Given data below:

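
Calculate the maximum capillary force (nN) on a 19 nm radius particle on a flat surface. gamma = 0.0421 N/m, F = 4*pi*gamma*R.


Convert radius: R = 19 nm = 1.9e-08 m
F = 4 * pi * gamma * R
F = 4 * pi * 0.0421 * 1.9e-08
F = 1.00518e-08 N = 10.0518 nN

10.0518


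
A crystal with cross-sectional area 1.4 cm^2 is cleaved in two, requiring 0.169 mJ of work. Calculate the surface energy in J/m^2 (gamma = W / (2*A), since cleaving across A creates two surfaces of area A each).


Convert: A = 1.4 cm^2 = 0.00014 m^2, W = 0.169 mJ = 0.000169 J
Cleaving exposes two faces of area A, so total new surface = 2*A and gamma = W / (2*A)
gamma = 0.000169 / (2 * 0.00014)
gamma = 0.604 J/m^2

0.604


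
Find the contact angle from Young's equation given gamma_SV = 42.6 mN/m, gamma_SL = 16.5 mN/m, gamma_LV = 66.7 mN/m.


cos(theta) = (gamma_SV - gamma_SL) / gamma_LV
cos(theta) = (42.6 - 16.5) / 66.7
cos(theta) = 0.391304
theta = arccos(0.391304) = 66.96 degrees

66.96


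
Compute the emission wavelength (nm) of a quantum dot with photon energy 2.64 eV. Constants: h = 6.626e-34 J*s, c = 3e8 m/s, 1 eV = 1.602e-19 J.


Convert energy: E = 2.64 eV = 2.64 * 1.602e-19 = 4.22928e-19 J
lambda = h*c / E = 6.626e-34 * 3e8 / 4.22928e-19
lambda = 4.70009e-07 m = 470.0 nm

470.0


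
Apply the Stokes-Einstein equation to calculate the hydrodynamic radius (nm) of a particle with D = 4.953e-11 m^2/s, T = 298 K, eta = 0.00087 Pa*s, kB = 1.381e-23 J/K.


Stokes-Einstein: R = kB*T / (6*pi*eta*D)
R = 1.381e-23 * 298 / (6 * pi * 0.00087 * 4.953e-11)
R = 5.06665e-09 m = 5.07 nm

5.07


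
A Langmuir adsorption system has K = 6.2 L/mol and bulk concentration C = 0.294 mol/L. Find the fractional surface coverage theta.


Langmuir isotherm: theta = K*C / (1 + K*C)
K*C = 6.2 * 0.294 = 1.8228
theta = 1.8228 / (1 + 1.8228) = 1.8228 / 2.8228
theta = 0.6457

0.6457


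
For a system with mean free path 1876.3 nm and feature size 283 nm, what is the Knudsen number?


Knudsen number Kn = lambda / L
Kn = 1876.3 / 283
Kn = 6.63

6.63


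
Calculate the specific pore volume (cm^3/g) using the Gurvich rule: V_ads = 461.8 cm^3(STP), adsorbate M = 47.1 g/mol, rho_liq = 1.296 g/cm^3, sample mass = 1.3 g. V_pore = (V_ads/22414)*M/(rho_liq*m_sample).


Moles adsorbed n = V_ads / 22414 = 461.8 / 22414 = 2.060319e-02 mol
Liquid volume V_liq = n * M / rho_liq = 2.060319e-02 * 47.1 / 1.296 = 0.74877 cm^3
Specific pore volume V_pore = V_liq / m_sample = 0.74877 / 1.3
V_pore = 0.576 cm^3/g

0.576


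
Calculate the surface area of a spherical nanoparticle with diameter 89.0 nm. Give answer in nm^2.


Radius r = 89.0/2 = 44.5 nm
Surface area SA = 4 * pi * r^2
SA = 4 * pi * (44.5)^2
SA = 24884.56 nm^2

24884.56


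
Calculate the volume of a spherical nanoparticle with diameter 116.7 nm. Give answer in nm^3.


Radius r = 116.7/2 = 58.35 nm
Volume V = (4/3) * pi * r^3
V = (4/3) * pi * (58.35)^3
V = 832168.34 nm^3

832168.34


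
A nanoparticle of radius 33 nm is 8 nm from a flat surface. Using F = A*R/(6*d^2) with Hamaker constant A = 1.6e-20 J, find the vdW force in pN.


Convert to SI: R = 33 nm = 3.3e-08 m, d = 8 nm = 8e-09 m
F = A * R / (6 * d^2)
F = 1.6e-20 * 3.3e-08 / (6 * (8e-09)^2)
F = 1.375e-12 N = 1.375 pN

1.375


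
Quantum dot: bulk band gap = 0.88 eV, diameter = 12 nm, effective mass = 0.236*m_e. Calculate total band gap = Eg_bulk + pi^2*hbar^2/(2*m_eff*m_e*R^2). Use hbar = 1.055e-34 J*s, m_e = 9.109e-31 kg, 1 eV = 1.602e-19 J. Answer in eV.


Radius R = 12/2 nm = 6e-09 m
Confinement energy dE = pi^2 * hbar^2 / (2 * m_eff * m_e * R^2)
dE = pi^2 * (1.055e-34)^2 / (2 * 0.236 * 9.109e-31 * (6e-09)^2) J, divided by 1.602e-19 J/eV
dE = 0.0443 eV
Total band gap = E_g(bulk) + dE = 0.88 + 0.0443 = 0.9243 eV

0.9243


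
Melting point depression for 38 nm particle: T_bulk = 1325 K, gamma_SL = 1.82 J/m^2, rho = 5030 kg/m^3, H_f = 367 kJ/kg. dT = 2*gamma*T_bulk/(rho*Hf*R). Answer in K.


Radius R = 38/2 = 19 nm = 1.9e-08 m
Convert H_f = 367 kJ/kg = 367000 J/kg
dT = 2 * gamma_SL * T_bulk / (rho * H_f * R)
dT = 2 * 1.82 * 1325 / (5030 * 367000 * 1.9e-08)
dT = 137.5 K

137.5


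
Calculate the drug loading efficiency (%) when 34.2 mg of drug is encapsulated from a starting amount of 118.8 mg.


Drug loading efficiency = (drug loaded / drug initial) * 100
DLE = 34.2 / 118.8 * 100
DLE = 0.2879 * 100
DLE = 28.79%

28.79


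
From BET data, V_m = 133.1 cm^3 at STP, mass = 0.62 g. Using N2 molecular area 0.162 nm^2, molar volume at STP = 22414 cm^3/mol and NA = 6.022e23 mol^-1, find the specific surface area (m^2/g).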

End of Given data.

**Problem to work on**
Full transcription, please: every entry, exactly as written.

**Written response**
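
Calculate the maximum capillary force (nN) on a 19 nm radius particle on a flat surface. gamma = 0.0421 N/m, F = 4*pi*gamma*R.


Convert radius: R = 19 nm = 1.9e-08 m
F = 4 * pi * gamma * R
F = 4 * pi * 0.0421 * 1.9e-08
F = 1.00518e-08 N = 10.0518 nN

10.0518


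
A crystal with cross-sectional area 1.4 cm^2 is cleaved in two, requiring 0.169 mJ of work. Calculate the surface energy in J/m^2 (gamma = W / (2*A), since cleaving across A creates two surfaces of area A each).


Convert: A = 1.4 cm^2 = 0.00014 m^2, W = 0.169 mJ = 0.000169 J
Cleaving exposes two faces of area A, so total new surface = 2*A and gamma = W / (2*A)
gamma = 0.000169 / (2 * 0.00014)
gamma = 0.604 J/m^2

0.604


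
Find the contact angle from Young's equation given gamma_SV = 42.6 mN/m, gamma_SL = 16.5 mN/m, gamma_LV = 66.7 mN/m.


cos(theta) = (gamma_SV - gamma_SL) / gamma_LV
cos(theta) = (42.6 - 16.5) / 66.7
cos(theta) = 0.391304
theta = arccos(0.391304) = 66.96 degrees

66.96


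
Compute the emission wavelength (nm) of a quantum dot with photon energy 2.64 eV. Constants: h = 6.626e-34 J*s, c = 3e8 m/s, 1 eV = 1.602e-19 J.


Convert energy: E = 2.64 eV = 2.64 * 1.602e-19 = 4.22928e-19 J
lambda = h*c / E = 6.626e-34 * 3e8 / 4.22928e-19
lambda = 4.70009e-07 m = 470.0 nm

470.0


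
Apply the Stokes-Einstein equation to calculate the hydrodynamic radius (nm) of a particle with D = 4.953e-11 m^2/s, T = 298 K, eta = 0.00087 Pa*s, kB = 1.381e-23 J/K.


Stokes-Einstein: R = kB*T / (6*pi*eta*D)
R = 1.381e-23 * 298 / (6 * pi * 0.00087 * 4.953e-11)
R = 5.06665e-09 m = 5.07 nm

5.07


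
A Langmuir adsorption system has K = 6.2 L/mol and bulk concentration C = 0.294 mol/L. Find the fractional surface coverage theta.


Langmuir isotherm: theta = K*C / (1 + K*C)
K*C = 6.2 * 0.294 = 1.8228
theta = 1.8228 / (1 + 1.8228) = 1.8228 / 2.8228
theta = 0.6457

0.6457


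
For a system with mean free path 1876.3 nm and feature size 283 nm, what is the Knudsen number?


Knudsen number Kn = lambda / L
Kn = 1876.3 / 283
Kn = 6.63

6.63


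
Calculate the specific pore volume (cm^3/g) using the Gurvich rule: V_ads = 461.8 cm^3(STP), adsorbate M = 47.1 g/mol, rho_liq = 1.296 g/cm^3, sample mass = 1.3 g. V_pore = (V_ads/22414)*M/(rho_liq*m_sample).


Moles adsorbed n = V_ads / 22414 = 461.8 / 22414 = 2.060319e-02 mol
Liquid volume V_liq = n * M / rho_liq = 2.060319e-02 * 47.1 / 1.296 = 0.74877 cm^3
Specific pore volume V_pore = V_liq / m_sample = 0.74877 / 1.3
V_pore = 0.576 cm^3/g

0.576


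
Calculate the surface area of a spherical nanoparticle with diameter 89.0 nm. Give answer in nm^2.


Radius r = 89.0/2 = 44.5 nm
Surface area SA = 4 * pi * r^2
SA = 4 * pi * (44.5)^2
SA = 24884.56 nm^2

24884.56


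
Calculate the volume of a spherical nanoparticle with diameter 116.7 nm. Give answer in nm^3.


Radius r = 116.7/2 = 58.35 nm
Volume V = (4/3) * pi * r^3
V = (4/3) * pi * (58.35)^3
V = 832168.34 nm^3

832168.34


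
A nanoparticle of radius 33 nm is 8 nm from a flat surface. Using F = A*R/(6*d^2) with Hamaker constant A = 1.6e-20 J, find the vdW force in pN.


Convert to SI: R = 33 nm = 3.3e-08 m, d = 8 nm = 8e-09 m
F = A * R / (6 * d^2)
F = 1.6e-20 * 3.3e-08 / (6 * (8e-09)^2)
F = 1.375e-12 N = 1.375 pN

1.375


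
Quantum dot: bulk band gap = 0.88 eV, diameter = 12 nm, effective mass = 0.236*m_e. Calculate total band gap = Eg_bulk + pi^2*hbar^2/(2*m_eff*m_e*R^2). Use hbar = 1.055e-34 J*s, m_e = 9.109e-31 kg, 1 eV = 1.602e-19 J. Answer in eV.


Radius R = 12/2 nm = 6e-09 m
Confinement energy dE = pi^2 * hbar^2 / (2 * m_eff * m_e * R^2)
dE = pi^2 * (1.055e-34)^2 / (2 * 0.236 * 9.109e-31 * (6e-09)^2) J, divided by 1.602e-19 J/eV
dE = 0.0443 eV
Total band gap = E_g(bulk) + dE = 0.88 + 0.0443 = 0.9243 eV

0.9243


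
Melting point depression for 38 nm particle: T_bulk = 1325 K, gamma_SL = 1.82 J/m^2, rho = 5030 kg/m^3, H_f = 367 kJ/kg. dT = 2*gamma*T_bulk/(rho*Hf*R). Answer in K.


Radius R = 38/2 = 19 nm = 1.9e-08 m
Convert H_f = 367 kJ/kg = 367000 J/kg
dT = 2 * gamma_SL * T_bulk / (rho * H_f * R)
dT = 2 * 1.82 * 1325 / (5030 * 367000 * 1.9e-08)
dT = 137.5 K

137.5


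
Calculate the drug loading efficiency (%) when 34.2 mg of drug is encapsulated from a starting amount of 118.8 mg.


Drug loading efficiency = (drug loaded / drug initial) * 100
DLE = 34.2 / 118.8 * 100
DLE = 0.2879 * 100
DLE = 28.79%

28.79


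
From BET data, V_m = 133.1 cm^3 at STP, mass = 0.62 g. Using N2 molecular area 0.162 nm^2, molar volume at STP = 22414 cm^3/mol and NA = 6.022e23 mol^-1, find the specific surface area (m^2/g).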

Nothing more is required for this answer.